--- Material provided Enclosed Below ---
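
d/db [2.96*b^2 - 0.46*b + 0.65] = 5.92*b - 0.46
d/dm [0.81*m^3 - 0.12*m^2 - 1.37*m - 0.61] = 2.43*m^2 - 0.24*m - 1.37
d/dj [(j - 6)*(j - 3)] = 2*j - 9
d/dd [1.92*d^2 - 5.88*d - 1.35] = 3.84*d - 5.88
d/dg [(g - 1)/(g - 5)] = -4/(g - 5)^2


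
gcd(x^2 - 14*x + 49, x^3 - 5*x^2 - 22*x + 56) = x - 7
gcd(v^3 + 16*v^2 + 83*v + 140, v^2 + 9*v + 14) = v + 7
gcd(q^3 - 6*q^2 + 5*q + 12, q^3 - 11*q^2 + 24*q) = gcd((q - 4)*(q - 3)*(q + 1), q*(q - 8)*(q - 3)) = q - 3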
--- End of Enclosed Material provided ---
▶ [Instructions for the task]: Print, exactly as they appear above, the lines running from the one with "gcd(x^2 - 14*x" through the final line.

▶ [Task output]:
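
gcd(x^2 - 14*x + 49, x^3 - 5*x^2 - 22*x + 56) = x - 7
gcd(v^3 + 16*v^2 + 83*v + 140, v^2 + 9*v + 14) = v + 7
gcd(q^3 - 6*q^2 + 5*q + 12, q^3 - 11*q^2 + 24*q) = gcd((q - 4)*(q - 3)*(q + 1), q*(q - 8)*(q - 3)) = q - 3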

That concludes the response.